- **About this exercise**
Print the line where "The forward chain" occurs and every line that follows it in the data below, ending with the last line, precisely as written.
* * * * *
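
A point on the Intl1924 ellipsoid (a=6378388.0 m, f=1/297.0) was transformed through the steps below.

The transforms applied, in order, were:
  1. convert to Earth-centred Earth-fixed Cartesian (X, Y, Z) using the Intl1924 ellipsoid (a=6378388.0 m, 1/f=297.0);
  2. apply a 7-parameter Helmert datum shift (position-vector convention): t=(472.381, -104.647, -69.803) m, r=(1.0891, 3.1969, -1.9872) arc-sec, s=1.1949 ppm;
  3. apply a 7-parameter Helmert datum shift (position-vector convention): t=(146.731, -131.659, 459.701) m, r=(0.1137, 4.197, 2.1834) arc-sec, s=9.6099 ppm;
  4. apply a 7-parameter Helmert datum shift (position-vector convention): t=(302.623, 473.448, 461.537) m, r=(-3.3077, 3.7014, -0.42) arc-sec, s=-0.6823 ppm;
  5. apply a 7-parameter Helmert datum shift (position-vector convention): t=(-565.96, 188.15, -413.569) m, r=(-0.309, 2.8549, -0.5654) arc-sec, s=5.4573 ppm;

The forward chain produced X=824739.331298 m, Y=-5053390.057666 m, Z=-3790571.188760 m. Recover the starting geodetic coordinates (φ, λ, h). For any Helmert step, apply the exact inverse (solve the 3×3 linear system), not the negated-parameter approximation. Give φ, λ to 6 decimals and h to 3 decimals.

φ=-36.699174°, λ=-80.732320°, h=358.317 m

start: X=824739.3313, Y=-5053390.0577, Z=-3790571.1888 m
→ Helmert⁻¹: X=825367.0989, Y=-5053542.6886, Z=-3790133.0826
→ Helmert⁻¹: X=825143.3528, Y=-5053957.1170, Z=-3790663.4450
→ Helmert⁻¹: X=825012.3365, Y=-5053787.7146, Z=-3791067.1411
→ Helmert⁻¹: X=824646.4146, Y=-5053689.1007, Z=-3790953.3431
→ geod (Bowring, a=6378388.000): φ=-36.69917400°, λ=-80.73232000°, h=358.3170 m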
* * * * *
- **Answer space**
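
The forward chain produced X=824739.331298 m, Y=-5053390.057666 m, Z=-3790571.188760 m. Recover the starting geodetic coordinates (φ, λ, h). For any Helmert step, apply the exact inverse (solve the 3×3 linear system), not the negated-parameter approximation. Give φ, λ to 6 decimals and h to 3 decimals.

φ=-36.699174°, λ=-80.732320°, h=358.317 m

start: X=824739.3313, Y=-5053390.0577, Z=-3790571.1888 m
→ Helmert⁻¹: X=825367.0989, Y=-5053542.6886, Z=-3790133.0826
→ Helmert⁻¹: X=825143.3528, Y=-5053957.1170, Z=-3790663.4450
→ Helmert⁻¹: X=825012.3365, Y=-5053787.7146, Z=-3791067.1411
→ Helmert⁻¹: X=824646.4146, Y=-5053689.1007, Z=-3790953.3431
→ geod (Bowring, a=6378388.000): φ=-36.69917400°, λ=-80.73232000°, h=358.3170 m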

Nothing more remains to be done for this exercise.